_DATA UNDER STUDY_
────────────────────────────────────────
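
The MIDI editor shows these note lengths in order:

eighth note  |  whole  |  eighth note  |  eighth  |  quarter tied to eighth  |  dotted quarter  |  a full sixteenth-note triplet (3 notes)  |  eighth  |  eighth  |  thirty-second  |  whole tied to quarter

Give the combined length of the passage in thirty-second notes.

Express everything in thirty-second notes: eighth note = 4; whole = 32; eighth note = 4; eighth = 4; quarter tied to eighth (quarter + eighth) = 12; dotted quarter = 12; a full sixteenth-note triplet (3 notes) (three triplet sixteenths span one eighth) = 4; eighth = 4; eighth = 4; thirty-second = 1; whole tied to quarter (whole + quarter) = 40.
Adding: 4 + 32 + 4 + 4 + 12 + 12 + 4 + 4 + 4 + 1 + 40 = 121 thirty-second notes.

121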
────────────────────────────────────────
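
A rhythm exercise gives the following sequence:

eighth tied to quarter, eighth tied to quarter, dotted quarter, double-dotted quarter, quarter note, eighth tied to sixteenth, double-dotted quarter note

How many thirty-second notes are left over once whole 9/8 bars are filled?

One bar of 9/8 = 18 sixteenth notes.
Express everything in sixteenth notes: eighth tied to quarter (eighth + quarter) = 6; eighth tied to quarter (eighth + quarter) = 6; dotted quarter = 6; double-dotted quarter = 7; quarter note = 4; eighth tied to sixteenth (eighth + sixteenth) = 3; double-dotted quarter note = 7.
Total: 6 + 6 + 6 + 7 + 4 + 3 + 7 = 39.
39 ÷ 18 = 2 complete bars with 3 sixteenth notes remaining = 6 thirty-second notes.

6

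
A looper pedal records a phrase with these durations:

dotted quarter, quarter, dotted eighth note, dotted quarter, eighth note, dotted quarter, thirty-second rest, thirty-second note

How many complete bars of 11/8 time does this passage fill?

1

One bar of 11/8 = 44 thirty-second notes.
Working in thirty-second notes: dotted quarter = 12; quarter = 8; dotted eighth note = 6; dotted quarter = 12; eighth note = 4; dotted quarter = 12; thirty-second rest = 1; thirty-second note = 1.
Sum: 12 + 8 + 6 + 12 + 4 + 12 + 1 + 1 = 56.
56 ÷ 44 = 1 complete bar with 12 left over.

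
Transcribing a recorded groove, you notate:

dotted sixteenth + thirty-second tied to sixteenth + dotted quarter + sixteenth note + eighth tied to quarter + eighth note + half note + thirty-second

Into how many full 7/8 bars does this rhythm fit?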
────────────────────────────────────────
_REQUIREMENT_
From the listing above, copy out each line where the word "these" appears.

_ANSWER SECTION_
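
The MIDI editor shows these note lengths in order:
A looper pedal records a phrase with these durations: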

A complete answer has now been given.